*Prompt*:
Type out the records again, exactly as they are.

(Entries taken from a collection)
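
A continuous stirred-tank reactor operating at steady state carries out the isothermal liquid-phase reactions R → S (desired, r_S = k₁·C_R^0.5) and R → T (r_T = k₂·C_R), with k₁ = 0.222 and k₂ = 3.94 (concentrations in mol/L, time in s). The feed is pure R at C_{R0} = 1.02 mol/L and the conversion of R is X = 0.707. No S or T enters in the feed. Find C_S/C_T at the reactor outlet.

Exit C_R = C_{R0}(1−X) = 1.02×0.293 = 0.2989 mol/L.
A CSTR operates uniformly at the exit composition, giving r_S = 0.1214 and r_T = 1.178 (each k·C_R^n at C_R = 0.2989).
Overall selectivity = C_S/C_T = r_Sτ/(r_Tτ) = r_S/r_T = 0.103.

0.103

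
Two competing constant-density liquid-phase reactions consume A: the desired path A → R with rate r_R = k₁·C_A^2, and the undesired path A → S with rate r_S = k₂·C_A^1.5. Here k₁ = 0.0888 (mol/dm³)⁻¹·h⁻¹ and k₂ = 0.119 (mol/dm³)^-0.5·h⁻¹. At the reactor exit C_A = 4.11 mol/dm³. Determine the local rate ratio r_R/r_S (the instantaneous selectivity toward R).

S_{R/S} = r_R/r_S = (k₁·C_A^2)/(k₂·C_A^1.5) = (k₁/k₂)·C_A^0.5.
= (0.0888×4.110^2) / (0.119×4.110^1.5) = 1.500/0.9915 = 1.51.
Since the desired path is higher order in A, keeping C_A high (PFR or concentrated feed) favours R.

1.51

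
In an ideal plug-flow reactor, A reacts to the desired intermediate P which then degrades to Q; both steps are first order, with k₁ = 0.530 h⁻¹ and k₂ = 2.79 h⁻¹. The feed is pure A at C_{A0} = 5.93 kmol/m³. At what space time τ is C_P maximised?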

*Response*:
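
A continuous stirred-tank reactor operating at steady state carries out the isothermal liquid-phase reactions R → S (desired, r_S = k₁·C_R^0.5) and R → T (r_T = k₂·C_R), with k₁ = 0.222 and k₂ = 3.94 (concentrations in mol/L, time in s). The feed is pure R at C_{R0} = 1.02 mol/L and the conversion of R is X = 0.707. No S or T enters in the feed. Find C_S/C_T at the reactor outlet.

Exit C_R = C_{R0}(1−X) = 1.02×0.293 = 0.2989 mol/L.
A CSTR operates uniformly at the exit composition, giving r_S = 0.1214 and r_T = 1.178 (each k·C_R^n at C_R = 0.2989).
Overall selectivity = C_S/C_T = r_Sτ/(r_Tτ) = r_S/r_T = 0.103.

0.103

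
Two competing constant-density liquid-phase reactions consume A: the desired path A → R with rate r_R = k₁·C_A^2, and the undesired path A → S with rate r_S = k₂·C_A^1.5. Here k₁ = 0.0888 (mol/dm³)⁻¹·h⁻¹ and k₂ = 0.119 (mol/dm³)^-0.5·h⁻¹. At the reactor exit C_A = 4.11 mol/dm³. Determine the local rate ratio r_R/r_S (the instantaneous selectivity toward R).

S_{R/S} = r_R/r_S = (k₁·C_A^2)/(k₂·C_A^1.5) = (k₁/k₂)·C_A^0.5.
= (0.0888×4.110^2) / (0.119×4.110^1.5) = 1.500/0.9915 = 1.51.
Since the desired path is higher order in A, keeping C_A high (PFR or concentrated feed) favours R.

1.51

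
In an ideal plug-flow reactor, A reacts to the desired intermediate P which then degrades to Q; both steps are first order, with k₁ = 0.530 h⁻¹ and k₂ = 2.79 h⁻¹. The feed is pure A at C_{A0} = 5.93 kmol/m³. At what space time τ is C_P maximised?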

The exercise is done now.